Filter the entries for the string "condition". Copy each line that has it.

*** Exercise inputs ***

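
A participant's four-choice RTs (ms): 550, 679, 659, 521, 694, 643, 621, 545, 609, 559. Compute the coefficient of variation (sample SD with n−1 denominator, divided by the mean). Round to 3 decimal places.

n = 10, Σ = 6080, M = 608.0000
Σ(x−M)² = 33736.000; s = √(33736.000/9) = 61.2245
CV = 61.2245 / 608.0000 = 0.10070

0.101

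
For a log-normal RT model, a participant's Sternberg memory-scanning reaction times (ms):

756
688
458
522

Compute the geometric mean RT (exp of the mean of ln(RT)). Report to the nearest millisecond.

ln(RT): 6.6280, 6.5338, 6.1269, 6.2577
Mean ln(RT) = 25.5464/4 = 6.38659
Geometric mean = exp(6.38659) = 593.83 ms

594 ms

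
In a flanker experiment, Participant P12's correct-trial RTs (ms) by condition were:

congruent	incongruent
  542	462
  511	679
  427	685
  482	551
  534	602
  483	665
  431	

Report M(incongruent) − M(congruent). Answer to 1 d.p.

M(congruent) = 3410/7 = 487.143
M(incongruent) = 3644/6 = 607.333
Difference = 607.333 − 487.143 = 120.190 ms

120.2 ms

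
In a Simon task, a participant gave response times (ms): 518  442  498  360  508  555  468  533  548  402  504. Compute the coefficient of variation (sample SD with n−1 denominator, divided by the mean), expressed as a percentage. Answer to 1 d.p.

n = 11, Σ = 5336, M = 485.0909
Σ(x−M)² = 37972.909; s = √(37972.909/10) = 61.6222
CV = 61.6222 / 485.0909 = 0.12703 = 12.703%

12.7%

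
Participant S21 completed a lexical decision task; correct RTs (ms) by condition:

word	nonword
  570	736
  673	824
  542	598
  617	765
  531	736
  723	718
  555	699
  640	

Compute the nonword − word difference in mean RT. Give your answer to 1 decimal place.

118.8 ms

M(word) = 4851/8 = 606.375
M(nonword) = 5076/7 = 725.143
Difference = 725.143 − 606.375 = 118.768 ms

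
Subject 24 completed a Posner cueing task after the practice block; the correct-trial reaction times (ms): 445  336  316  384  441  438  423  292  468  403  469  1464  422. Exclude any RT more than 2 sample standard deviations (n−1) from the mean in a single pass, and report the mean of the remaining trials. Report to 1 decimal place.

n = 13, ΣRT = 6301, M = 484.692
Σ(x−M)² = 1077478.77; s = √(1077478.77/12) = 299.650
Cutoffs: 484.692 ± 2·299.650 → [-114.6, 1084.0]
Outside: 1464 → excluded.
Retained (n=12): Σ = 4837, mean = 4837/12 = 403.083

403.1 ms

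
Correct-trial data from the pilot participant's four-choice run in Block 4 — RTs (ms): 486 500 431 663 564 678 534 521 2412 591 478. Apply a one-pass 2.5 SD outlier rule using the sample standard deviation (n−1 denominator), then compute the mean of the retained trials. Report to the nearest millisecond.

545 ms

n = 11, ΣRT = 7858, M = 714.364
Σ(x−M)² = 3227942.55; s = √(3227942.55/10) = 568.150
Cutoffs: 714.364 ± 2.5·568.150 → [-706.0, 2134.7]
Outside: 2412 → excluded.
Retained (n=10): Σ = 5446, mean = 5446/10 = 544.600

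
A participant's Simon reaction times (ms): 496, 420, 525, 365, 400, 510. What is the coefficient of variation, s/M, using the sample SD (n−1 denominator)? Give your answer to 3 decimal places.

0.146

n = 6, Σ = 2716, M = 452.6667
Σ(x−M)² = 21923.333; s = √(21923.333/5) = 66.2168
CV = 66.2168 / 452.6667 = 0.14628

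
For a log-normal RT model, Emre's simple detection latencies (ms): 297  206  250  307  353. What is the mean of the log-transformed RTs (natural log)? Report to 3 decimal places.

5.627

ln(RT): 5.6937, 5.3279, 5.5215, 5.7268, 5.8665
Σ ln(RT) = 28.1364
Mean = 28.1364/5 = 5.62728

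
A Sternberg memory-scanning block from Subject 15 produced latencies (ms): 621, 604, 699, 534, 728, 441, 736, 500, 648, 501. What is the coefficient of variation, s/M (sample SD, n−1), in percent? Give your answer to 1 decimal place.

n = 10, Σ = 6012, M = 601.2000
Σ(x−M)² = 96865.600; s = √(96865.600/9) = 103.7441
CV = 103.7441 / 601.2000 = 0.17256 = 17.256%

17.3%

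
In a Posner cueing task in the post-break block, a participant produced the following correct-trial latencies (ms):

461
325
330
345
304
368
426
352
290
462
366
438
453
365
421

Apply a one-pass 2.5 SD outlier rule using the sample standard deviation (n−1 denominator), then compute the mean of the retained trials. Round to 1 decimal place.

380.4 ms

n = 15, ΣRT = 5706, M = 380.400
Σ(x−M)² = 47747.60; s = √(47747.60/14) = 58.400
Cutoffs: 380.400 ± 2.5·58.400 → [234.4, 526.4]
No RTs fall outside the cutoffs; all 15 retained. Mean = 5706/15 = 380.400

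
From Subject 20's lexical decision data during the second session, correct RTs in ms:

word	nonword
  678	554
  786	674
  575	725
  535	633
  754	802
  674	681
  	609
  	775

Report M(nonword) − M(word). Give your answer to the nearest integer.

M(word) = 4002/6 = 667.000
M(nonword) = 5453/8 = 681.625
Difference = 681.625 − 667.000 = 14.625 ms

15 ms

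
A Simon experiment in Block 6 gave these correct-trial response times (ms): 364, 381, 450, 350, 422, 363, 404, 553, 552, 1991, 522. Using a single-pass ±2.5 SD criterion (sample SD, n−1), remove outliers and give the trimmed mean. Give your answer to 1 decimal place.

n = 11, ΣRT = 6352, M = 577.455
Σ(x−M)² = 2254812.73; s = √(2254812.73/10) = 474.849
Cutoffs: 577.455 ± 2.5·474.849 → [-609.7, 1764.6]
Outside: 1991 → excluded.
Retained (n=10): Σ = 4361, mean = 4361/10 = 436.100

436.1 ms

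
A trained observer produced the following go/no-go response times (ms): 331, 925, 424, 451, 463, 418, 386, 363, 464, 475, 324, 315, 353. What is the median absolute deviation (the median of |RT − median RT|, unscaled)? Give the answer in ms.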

*** End of Exercise inputs ***

▶ Completed exercise
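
In a flanker experiment, Participant P12's correct-trial RTs (ms) by condition were:
Participant S21 completed a lexical decision task; correct RTs (ms) by condition: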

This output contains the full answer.